_What you will do_:
A verbatim repeat of the records beneath this line is needed.

_Task inputs_:
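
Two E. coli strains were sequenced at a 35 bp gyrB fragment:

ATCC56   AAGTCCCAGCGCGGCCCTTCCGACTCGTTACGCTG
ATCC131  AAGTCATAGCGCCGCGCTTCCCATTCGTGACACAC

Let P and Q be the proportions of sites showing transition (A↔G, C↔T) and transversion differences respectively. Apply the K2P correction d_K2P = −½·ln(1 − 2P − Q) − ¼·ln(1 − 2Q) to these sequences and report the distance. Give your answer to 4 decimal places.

The sequences differ at positions 6 (C/A, transversion), 7 (C/T, transition), 13 (G/C, transversion), 16 (C/G, transversion), 22 (G/C, transversion), 24 (C/T, transition), 29 (T/G, transversion), 32 (G/A, transition), 34 (T/A, transversion), 35 (G/C, transversion).
Of the 10 differences, 3 transitions and 7 transversions over 35 sites: P = 3/35 = 0.085714, Q = 7/35 = 0.200000.
d = −0.5·ln(0.628572) − 0.25·ln(0.600000) = −0.5·(-0.464305) − 0.25·(-0.510826) = 0.3599.

0.3599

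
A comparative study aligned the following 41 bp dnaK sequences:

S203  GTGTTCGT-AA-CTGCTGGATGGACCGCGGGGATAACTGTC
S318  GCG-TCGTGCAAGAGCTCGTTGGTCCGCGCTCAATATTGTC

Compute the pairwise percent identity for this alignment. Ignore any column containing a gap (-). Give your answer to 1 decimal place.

65.8%

Excluding the 3 gap columns leaves 38 comparable sites.
Mismatches occur at site 2 (T↔C), site 10 (A↔C), site 13 (C↔G), site 14 (T↔A), site 18 (G↔C), site 20 (A↔T), site 24 (A↔T), site 30 (G↔C), site 31 (G↔T), site 32 (G↔C), site 34 (T↔A), site 35 (A↔T), site 37 (C↔T).
25 of the 38 comparable sites match, so the percent identity is 25/38 × 100 = 65.8%.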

_Exercise answer_:
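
Two E. coli strains were sequenced at a 35 bp gyrB fragment:

ATCC56   AAGTCCCAGCGCGGCCCTTCCGACTCGTTACGCTG
ATCC131  AAGTCATAGCGCCGCGCTTCCCATTCGTGACACAC

Let P and Q be the proportions of sites showing transition (A↔G, C↔T) and transversion differences respectively. Apply the K2P correction d_K2P = −½·ln(1 − 2P − Q) − ¼·ln(1 − 2Q) to these sequences and report the distance. Give your answer to 4 decimal places.

The sequences differ at positions 6 (C/A, transversion), 7 (C/T, transition), 13 (G/C, transversion), 16 (C/G, transversion), 22 (G/C, transversion), 24 (C/T, transition), 29 (T/G, transversion), 32 (G/A, transition), 34 (T/A, transversion), 35 (G/C, transversion).
Of the 10 differences, 3 transitions and 7 transversions over 35 sites: P = 3/35 = 0.085714, Q = 7/35 = 0.200000.
d = −0.5·ln(0.628572) − 0.25·ln(0.600000) = −0.5·(-0.464305) − 0.25·(-0.510826) = 0.3599.

0.3599

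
A comparative study aligned the following 41 bp dnaK sequences:

S203  GTGTTCGT-AA-CTGCTGGATGGACCGCGGGGATAACTGTC
S318  GCG-TCGTGCAAGAGCTCGTTGGTCCGCGCTCAATATTGTC

Compute the pairwise percent identity for this alignment. Ignore any column containing a gap (-). Give your answer to 1 decimal place.

65.8%

Excluding the 3 gap columns leaves 38 comparable sites.
Mismatches occur at site 2 (T↔C), site 10 (A↔C), site 13 (C↔G), site 14 (T↔A), site 18 (G↔C), site 20 (A↔T), site 24 (A↔T), site 30 (G↔C), site 31 (G↔T), site 32 (G↔C), site 34 (T↔A), site 35 (A↔T), site 37 (C↔T).
25 of the 38 comparable sites match, so the percent identity is 25/38 × 100 = 65.8%.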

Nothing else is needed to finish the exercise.